▸ Records supplied:
····················

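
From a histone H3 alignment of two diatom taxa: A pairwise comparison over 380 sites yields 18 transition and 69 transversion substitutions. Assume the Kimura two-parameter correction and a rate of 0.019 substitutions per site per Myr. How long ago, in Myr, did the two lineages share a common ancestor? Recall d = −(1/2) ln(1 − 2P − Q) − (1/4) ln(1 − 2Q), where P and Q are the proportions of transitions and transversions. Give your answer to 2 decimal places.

P = 18/380 ≈ 0.047368 and Q = 69/380 ≈ 0.181579.
Under the Kimura two-parameter model, d = −½ ln(1 − 2P − Q) − ¼ ln(1 − 2Q).
1 − 2P − Q = 0.723685, giving −½ ln(0.723685) = 0.161700.
1 − 2Q = 0.636842, giving −¼ ln(0.636842) = 0.112808.
d = 0.161700 + 0.112808 = 0.274508.
Under a molecular clock d = 2μt, so t = d/(2μ) = 0.274508 / (2 × 0.019) = 7.22 Myr.

7.22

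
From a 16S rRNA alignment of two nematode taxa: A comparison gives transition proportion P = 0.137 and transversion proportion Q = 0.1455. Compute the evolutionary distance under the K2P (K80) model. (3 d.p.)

Under the Kimura two-parameter model, d = −½ ln(1 − 2P − Q) − ¼ ln(1 − 2Q).
1 − 2P − Q = 0.5805, giving −½ ln(0.5805) = 0.271933.
1 − 2Q = 0.709, giving −¼ ln(0.709) = 0.085975.
d = 0.271933 + 0.085975 = 0.357908.

0.358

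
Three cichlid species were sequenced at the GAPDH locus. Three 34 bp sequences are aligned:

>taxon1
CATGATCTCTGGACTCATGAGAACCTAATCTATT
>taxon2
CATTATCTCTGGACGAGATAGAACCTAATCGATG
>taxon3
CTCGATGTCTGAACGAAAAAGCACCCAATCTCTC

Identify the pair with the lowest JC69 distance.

taxon1 and taxon2

taxon1–taxon2: 8/34 differ, p = 0.235, d = 0.282.
taxon1–taxon3: 12/34 differ, p = 0.353, d = 0.477.
taxon2–taxon3: 12/34 differ, p = 0.353, d = 0.477.
The smallest distance is between taxon1 and taxon2.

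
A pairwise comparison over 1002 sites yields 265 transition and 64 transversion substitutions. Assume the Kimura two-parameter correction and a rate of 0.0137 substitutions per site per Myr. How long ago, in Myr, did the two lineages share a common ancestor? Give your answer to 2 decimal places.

17.64

P = 265/1002 ≈ 0.264471 and Q = 64/1002 ≈ 0.063872.
Under the Kimura two-parameter model, d = −½ ln(1 − 2P − Q) − ¼ ln(1 − 2Q).
1 − 2P − Q = 0.407186, giving −½ ln(0.407186) = 0.449243.
1 − 2Q = 0.872256, giving −¼ ln(0.872256) = 0.034168.
d = 0.449243 + 0.034168 = 0.483411.
Under a molecular clock d = 2μt, so t = d/(2μ) = 0.483411 / (2 × 0.0137) = 17.64 Myr.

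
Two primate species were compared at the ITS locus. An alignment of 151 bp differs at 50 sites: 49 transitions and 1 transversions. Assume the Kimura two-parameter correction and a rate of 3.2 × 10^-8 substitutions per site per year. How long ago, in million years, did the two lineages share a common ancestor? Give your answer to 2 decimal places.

P = 49/151 ≈ 0.324503 and Q = 1/151 ≈ 0.006623.
Under the Kimura two-parameter model, d = −½ ln(1 − 2P − Q) − ¼ ln(1 − 2Q).
1 − 2P − Q = 0.344371, giving −½ ln(0.344371) = 0.533018.
1 − 2Q = 0.986754, giving −¼ ln(0.986754) = 0.003334.
d = 0.533018 + 0.003334 = 0.536352.
Under a molecular clock d = 2μt, so t = d/(2μ) = 0.536352 / (2 × 3.2 × 10^-8) = 8.38 million years.

8.38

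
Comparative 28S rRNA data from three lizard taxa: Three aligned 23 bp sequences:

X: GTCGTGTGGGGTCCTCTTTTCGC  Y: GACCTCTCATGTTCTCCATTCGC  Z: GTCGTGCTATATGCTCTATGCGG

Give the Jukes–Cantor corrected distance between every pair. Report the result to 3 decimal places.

d(X,Y) = 0.553, d(X,Z) = 0.553, d(Y,Z) = 0.650

X–Y: 9/23 sites differ → p ≈ 0.391304, d = −0.75 ln(1 − 0.521739) = 0.553199 ≈ 0.553.
X–Z: 9/23 sites differ → p ≈ 0.391304, d = −0.75 ln(1 − 0.521739) = 0.553199 ≈ 0.553.
Y–Z: 10/23 sites differ → p ≈ 0.434783, d = −0.75 ln(1 − 0.579711) = 0.650110 ≈ 0.650.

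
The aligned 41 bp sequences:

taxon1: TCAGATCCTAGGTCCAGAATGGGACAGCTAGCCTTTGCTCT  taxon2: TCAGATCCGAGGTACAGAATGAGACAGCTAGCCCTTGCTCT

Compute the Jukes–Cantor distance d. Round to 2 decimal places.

0.10

The sequences differ at 4 of 41 sites (9, 14, 22, 34), so p = 4/41 ≈ 0.097561.
d = −(3/4) ln(1 − 4p/3) = −0.75 ln(1 − 0.130081) = −0.75 ln(0.869919)
  = −0.75 × (-0.139355) = 0.104516 substitutions/site.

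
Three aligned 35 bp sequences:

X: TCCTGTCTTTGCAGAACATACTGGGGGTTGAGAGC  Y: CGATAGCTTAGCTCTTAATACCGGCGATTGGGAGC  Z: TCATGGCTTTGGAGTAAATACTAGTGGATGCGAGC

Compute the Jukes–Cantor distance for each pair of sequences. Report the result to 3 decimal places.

X–Y: 15/35 sites differ → p ≈ 0.428571, d = −0.75 ln(1 − 0.571428) = 0.635472 ≈ 0.635.
X–Z: 9/35 sites differ → p ≈ 0.257143, d = −0.75 ln(1 − 0.342857) = 0.314890 ≈ 0.315.
Y–Z: 14/35 sites differ → p = 0.4, d = −0.75 ln(1 − 0.533333) = 0.571605 ≈ 0.572.

d(X,Y) = 0.635, d(X,Z) = 0.315, d(Y,Z) = 0.572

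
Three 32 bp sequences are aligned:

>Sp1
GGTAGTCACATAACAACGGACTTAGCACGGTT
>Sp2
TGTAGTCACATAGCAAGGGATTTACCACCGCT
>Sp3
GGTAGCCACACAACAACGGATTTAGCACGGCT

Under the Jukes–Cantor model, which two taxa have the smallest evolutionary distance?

Sp1 and Sp3

Sp1–Sp2: 7/32 differ, p = 0.219, d = 0.259.
Sp1–Sp3: 4/32 differ, p = 0.125, d = 0.137.
Sp2–Sp3: 7/32 differ, p = 0.219, d = 0.259.
The smallest distance is between Sp1 and Sp3.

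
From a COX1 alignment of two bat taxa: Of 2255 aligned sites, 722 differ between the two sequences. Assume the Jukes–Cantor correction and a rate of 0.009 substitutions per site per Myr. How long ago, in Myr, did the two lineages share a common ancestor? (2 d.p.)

p = 722/2255 ≈ 0.320177.
d = −(3/4) ln(1 − 4p/3) = −0.75 ln(1 − 0.426903) = −0.75 ln(0.573097)
  = −0.75 × (-0.556700) = 0.417525 substitutions/site.
Under a molecular clock d = 2μt, so t = d/(2μ) = 0.417525 / (2 × 0.009) = 23.20 Myr.

23.20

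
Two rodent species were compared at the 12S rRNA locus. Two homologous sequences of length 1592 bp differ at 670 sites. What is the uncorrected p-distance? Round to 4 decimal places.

0.4209

p = 670/1592 = 0.420854… ≈ 0.4209 (to 4 d.p.).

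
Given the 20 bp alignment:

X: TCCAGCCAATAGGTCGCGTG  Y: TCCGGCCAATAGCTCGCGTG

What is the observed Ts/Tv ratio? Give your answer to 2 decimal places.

1.00

Transitions are A↔G and C↔T; transversions are all other mismatches.
Transitions: 1. Transversions: 1.
R = 1/1 = 1.00.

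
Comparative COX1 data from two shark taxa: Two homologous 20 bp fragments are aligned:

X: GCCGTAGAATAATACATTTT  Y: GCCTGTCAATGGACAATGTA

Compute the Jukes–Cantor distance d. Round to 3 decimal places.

0.991

The sequences differ at 11 of 20 sites, so p = 11/20 = 0.55.
d = −(3/4) ln(1 − 4p/3) = −0.75 ln(1 − 0.733333) = −0.75 ln(0.266667)
  = −0.75 × (-1.321755) = 0.991316 substitutions/site.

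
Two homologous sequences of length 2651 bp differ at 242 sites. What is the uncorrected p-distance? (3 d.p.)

0.091

p = 242/2651 = 0.091286… ≈ 0.091 (to 3 d.p.).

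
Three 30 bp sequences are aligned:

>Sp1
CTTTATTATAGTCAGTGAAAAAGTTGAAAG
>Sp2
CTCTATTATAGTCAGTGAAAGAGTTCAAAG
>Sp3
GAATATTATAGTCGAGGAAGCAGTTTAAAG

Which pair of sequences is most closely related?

Sp1–Sp2: 3/30 differ, p = 0.100, d = 0.107.
Sp1–Sp3: 9/30 differ, p = 0.300, d = 0.383.
Sp2–Sp3: 9/30 differ, p = 0.300, d = 0.383.
The smallest distance is between Sp1 and Sp2.

Sp1 and Sp2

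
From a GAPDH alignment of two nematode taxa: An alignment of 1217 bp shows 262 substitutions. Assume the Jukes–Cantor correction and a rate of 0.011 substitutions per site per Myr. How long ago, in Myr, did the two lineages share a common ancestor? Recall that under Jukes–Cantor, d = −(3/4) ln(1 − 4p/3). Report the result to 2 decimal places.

p = 262/1217 ≈ 0.215283.
d = −(3/4) ln(1 − 4p/3) = −0.75 ln(1 − 0.287044) = −0.75 ln(0.712956)
  = −0.75 × (-0.338336) = 0.253752 substitutions/site.
Under a molecular clock d = 2μt, so t = d/(2μ) = 0.253752 / (2 × 0.011) = 11.53 Myr.

11.53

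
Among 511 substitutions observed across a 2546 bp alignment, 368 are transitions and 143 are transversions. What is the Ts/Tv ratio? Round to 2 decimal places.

R = 368/143 = 2.573426… ≈ 2.57 (to 2 d.p.).

2.57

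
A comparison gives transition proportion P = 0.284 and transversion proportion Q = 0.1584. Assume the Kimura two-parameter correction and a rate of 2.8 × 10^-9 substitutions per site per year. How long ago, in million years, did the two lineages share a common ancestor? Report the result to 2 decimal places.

Under the Kimura two-parameter model, d = −½ ln(1 − 2P − Q) − ¼ ln(1 − 2Q).
1 − 2P − Q = 0.2736, giving −½ ln(0.2736) = 0.648044.
1 − 2Q = 0.6832, giving −¼ ln(0.6832) = 0.095242.
d = 0.648044 + 0.095242 = 0.743286.
Under a molecular clock d = 2μt, so t = d/(2μ) = 0.743286 / (2 × 2.8 × 10^-9) = 132.73 million years.

132.73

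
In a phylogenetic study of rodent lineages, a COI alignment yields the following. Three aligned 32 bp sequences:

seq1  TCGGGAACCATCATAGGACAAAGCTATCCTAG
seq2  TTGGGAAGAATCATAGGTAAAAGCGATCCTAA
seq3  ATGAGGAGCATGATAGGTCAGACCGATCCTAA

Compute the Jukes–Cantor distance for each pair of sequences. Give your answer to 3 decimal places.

d(seq1,seq2) = 0.259, d(seq1,seq3) = 0.460, d(seq2,seq3) = 0.304

seq1–seq2: 7/32 sites differ → p = 0.21875, d = −0.75 ln(1 − 0.291667) = 0.258631 ≈ 0.259.
seq1–seq3: 11/32 sites differ → p = 0.34375, d = −0.75 ln(1 − 0.458333) = 0.459828 ≈ 0.460.
seq2–seq3: 8/32 sites differ → p = 0.25, d = −0.75 ln(1 − 0.333333) = 0.304098 ≈ 0.304.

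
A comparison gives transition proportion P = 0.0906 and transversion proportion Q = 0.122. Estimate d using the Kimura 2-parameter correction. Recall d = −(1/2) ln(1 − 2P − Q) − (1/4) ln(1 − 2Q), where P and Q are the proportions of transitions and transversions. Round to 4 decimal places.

0.2506

Under the Kimura two-parameter model, d = −½ ln(1 − 2P − Q) − ¼ ln(1 − 2Q).
1 − 2P − Q = 0.6968, giving −½ ln(0.6968) = 0.180628.
1 − 2Q = 0.756, giving −¼ ln(0.756) = 0.069928.
d = 0.180628 + 0.069928 = 0.250556.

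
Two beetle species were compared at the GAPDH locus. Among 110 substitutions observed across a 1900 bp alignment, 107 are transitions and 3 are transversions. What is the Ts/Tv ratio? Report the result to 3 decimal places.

R = 107/3 = 35.666666… ≈ 35.667 (to 3 d.p.).

35.667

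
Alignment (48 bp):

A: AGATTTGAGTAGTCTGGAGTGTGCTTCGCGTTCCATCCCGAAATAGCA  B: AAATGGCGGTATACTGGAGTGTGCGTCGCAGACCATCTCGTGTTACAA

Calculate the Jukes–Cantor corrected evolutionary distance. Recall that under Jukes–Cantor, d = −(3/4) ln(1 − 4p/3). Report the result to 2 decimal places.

The sequences differ at 17 of 48 sites, so p = 17/48 ≈ 0.354167.
d = −(3/4) ln(1 − 4p/3) = −0.75 ln(1 − 0.472223) = −0.75 ln(0.527777)
  = −0.75 × (-0.639081) = 0.479311 substitutions/site.

0.48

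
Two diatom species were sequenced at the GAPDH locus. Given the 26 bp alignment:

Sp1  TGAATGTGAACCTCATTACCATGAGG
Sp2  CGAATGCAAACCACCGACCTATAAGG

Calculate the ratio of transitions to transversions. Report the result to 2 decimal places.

Transitions are A↔G and C↔T; transversions are all other mismatches.
Transitions: 5. Transversions: 5.
R = 5/5 = 1.00.

1.00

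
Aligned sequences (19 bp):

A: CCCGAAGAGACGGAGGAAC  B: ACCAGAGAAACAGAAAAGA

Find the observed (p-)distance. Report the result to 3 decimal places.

0.474

The sequences differ at 9 of 19 positions (sites 1, 4, 5, 9, 12, 15, 16, 18, 19).
p = 9/19 = 0.473684… ≈ 0.474 (to 3 d.p.).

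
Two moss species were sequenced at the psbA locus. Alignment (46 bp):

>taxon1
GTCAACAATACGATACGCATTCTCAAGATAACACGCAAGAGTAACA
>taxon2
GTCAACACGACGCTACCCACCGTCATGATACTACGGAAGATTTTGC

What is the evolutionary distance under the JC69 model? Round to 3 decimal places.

The sequences differ at 16 of 46 sites, so p = 16/46 ≈ 0.347826.
d = −(3/4) ln(1 − 4p/3) = −0.75 ln(1 − 0.463768) = −0.75 ln(0.536232)
  = −0.75 × (-0.623188) = 0.467391 substitutions/site.

0.467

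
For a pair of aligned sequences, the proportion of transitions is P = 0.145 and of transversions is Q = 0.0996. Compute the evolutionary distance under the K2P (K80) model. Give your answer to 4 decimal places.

0.3024

Under the Kimura two-parameter model, d = −½ ln(1 − 2P − Q) − ¼ ln(1 − 2Q).
1 − 2P − Q = 0.6104, giving −½ ln(0.6104) = 0.246820.
1 − 2Q = 0.8008, giving −¼ ln(0.8008) = 0.055536.
d = 0.246820 + 0.055536 = 0.302356.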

····················

▸ Task objective: Which lines of the records above hold the word "Comparative"? Copy each of them.

▸ Exercise solution:
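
Comparative 28S rRNA data from three lizard taxa: Three aligned 23 bp sequences:
Comparative COX1 data from two shark taxa: Two homologous 20 bp fragments are aligned: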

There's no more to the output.